### Work to complete
A single number is the answer here: the count of lines in the data below that include the word "Consider".

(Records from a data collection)
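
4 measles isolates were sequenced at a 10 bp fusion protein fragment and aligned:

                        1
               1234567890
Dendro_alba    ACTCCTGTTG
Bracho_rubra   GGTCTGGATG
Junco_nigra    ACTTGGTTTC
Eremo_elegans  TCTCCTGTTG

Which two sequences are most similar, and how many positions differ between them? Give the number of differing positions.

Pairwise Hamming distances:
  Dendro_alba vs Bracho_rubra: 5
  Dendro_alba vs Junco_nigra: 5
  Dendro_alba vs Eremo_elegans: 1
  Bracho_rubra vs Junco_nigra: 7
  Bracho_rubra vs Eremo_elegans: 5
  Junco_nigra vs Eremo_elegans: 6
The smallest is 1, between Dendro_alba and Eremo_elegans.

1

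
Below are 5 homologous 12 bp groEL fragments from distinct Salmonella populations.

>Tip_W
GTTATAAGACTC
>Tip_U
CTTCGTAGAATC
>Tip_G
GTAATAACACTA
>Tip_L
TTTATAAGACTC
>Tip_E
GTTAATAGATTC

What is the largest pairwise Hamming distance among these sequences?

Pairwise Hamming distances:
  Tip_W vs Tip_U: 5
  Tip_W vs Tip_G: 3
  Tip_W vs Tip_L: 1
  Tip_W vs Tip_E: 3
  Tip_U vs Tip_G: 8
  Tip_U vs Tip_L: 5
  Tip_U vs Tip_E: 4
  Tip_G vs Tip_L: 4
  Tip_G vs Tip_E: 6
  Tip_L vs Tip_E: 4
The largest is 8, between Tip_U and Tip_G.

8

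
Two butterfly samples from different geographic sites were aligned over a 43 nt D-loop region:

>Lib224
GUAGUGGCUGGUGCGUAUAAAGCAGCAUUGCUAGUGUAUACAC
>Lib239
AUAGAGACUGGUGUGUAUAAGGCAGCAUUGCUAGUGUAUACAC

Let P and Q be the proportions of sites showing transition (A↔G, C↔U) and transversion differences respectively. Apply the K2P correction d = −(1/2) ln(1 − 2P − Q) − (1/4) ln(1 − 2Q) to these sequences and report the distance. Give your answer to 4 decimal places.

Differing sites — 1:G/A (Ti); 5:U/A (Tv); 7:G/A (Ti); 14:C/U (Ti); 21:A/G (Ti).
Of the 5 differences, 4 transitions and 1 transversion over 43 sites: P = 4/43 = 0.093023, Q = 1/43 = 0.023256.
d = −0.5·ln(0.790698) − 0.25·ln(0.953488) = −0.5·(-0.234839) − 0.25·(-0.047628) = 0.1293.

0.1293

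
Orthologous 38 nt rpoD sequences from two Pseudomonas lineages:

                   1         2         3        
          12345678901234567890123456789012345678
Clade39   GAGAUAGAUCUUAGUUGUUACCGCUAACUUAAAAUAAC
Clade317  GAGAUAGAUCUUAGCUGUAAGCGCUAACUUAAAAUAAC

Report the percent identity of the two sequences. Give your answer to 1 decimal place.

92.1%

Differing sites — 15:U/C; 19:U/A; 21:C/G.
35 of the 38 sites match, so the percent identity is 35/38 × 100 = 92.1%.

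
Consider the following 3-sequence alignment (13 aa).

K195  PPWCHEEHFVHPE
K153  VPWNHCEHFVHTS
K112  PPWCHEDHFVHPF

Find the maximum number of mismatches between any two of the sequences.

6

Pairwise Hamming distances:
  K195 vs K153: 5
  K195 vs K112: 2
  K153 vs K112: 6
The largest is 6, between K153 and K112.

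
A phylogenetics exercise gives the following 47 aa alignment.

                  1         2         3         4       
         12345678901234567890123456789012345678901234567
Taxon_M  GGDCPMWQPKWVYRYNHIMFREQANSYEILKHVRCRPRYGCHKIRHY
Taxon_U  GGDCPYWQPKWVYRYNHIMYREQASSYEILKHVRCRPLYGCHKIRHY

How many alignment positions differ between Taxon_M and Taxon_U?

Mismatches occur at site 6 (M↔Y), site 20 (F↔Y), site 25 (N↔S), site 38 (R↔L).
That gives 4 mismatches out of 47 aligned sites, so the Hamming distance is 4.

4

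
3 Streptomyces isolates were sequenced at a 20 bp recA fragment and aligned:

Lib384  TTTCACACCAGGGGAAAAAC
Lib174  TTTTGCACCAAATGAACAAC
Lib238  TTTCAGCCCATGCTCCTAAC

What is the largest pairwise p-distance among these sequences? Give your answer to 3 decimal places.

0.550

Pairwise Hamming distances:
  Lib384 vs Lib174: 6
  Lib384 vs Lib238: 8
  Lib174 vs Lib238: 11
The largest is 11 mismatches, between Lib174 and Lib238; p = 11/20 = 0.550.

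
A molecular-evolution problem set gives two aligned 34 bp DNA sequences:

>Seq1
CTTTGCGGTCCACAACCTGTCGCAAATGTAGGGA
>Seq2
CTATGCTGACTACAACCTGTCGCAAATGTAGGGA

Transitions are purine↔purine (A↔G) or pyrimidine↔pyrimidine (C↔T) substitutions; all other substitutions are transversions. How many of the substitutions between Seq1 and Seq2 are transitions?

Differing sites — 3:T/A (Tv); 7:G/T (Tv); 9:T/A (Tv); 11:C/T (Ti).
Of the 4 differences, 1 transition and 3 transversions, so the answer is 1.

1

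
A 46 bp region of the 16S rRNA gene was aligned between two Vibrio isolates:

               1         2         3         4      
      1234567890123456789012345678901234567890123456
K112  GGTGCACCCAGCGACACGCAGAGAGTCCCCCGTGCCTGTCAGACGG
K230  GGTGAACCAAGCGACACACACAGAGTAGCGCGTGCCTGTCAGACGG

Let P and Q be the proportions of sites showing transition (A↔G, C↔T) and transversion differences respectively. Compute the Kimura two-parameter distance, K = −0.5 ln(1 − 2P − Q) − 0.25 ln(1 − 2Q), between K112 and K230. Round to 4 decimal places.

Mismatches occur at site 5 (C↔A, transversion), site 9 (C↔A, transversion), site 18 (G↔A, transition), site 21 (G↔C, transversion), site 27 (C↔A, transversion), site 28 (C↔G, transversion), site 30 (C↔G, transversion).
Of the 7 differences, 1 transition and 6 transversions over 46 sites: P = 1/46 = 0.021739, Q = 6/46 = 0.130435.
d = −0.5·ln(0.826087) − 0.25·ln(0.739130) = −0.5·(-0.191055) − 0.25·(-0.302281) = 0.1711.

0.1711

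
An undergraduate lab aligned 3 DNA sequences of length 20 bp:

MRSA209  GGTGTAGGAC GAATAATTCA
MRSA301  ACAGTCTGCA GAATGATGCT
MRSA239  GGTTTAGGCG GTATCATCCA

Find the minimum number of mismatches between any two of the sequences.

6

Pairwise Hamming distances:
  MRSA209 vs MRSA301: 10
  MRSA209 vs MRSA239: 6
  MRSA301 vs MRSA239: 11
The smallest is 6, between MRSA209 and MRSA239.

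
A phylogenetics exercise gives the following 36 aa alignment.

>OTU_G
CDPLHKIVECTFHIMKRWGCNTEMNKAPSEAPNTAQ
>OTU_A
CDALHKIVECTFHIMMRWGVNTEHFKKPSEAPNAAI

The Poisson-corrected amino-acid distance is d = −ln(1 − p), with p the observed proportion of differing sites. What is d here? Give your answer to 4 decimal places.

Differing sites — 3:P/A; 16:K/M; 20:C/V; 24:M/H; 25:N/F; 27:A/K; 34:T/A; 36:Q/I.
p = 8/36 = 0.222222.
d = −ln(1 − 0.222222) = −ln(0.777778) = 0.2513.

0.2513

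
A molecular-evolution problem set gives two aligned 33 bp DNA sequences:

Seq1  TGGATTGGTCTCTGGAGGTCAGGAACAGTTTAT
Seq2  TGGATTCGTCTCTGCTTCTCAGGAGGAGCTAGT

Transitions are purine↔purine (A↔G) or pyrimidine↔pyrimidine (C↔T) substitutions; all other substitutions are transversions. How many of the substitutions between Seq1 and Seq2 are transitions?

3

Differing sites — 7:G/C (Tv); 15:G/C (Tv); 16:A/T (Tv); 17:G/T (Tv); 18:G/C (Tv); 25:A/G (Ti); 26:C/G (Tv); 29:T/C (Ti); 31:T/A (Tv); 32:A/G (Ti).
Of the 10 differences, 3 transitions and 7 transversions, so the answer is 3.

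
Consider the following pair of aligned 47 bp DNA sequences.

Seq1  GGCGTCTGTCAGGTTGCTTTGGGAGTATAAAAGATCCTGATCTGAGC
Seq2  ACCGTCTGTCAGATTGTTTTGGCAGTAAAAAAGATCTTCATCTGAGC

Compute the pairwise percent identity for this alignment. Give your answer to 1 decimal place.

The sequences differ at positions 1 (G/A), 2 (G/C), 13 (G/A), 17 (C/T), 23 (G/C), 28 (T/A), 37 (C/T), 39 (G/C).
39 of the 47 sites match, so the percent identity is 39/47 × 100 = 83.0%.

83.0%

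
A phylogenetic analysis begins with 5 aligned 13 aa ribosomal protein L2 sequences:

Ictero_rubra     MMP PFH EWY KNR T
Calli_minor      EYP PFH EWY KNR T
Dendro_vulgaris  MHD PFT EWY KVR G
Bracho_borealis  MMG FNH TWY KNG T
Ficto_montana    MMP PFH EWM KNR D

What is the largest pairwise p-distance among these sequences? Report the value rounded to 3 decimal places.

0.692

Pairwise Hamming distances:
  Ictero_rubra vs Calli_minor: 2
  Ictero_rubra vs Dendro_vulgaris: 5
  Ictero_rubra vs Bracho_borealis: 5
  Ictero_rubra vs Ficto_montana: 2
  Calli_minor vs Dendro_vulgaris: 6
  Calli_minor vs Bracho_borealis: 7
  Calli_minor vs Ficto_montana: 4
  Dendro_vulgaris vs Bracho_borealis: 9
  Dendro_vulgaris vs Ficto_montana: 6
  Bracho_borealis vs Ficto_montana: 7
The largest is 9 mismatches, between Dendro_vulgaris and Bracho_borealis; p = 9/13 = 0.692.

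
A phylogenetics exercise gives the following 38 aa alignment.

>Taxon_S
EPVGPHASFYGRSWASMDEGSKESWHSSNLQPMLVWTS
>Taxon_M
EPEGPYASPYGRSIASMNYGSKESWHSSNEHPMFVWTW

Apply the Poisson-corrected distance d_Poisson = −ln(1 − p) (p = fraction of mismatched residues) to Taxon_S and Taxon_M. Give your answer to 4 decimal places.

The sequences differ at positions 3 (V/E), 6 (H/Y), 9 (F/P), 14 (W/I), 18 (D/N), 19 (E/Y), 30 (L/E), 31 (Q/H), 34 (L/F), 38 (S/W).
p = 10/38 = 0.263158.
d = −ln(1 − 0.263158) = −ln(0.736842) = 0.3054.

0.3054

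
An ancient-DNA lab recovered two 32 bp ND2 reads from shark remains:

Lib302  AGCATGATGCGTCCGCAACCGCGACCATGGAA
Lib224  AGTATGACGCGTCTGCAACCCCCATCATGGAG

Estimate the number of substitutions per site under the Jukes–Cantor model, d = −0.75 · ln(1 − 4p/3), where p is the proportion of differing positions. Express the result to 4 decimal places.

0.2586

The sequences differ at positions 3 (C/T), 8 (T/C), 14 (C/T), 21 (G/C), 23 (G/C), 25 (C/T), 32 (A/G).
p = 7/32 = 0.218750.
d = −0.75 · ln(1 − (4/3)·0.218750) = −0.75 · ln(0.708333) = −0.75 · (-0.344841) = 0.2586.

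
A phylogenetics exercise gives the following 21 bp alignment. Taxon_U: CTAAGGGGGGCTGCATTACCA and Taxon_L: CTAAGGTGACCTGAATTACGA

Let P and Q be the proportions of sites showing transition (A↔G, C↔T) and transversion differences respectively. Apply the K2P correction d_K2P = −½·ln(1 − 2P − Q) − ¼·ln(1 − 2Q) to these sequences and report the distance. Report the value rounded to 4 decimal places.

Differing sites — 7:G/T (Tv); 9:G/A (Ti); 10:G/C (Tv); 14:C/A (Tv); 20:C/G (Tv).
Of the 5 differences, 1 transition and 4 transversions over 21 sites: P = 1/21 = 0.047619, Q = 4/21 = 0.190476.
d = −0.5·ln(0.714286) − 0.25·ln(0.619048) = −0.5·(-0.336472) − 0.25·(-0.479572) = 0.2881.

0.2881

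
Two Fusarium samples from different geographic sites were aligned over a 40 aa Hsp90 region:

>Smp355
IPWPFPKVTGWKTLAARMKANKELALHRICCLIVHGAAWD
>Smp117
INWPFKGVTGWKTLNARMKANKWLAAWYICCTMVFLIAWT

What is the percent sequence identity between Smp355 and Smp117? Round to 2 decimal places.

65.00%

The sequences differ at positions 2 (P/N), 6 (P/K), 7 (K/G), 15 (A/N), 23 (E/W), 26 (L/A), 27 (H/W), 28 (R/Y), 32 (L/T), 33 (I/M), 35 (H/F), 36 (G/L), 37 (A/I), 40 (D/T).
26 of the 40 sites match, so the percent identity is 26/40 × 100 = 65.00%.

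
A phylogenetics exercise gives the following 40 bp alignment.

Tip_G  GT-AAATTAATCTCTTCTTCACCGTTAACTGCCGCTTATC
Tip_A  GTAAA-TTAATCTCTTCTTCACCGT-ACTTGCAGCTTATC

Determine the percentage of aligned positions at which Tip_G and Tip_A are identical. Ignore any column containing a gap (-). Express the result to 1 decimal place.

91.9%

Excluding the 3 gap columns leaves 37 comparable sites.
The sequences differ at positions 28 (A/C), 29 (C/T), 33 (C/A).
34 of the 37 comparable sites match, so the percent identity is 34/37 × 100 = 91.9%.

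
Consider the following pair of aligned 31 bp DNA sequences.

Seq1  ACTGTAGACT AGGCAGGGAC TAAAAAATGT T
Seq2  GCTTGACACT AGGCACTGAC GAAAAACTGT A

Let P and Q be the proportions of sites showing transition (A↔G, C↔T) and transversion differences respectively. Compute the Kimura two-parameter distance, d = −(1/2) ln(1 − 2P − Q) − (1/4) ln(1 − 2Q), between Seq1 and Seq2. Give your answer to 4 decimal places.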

### The answer
3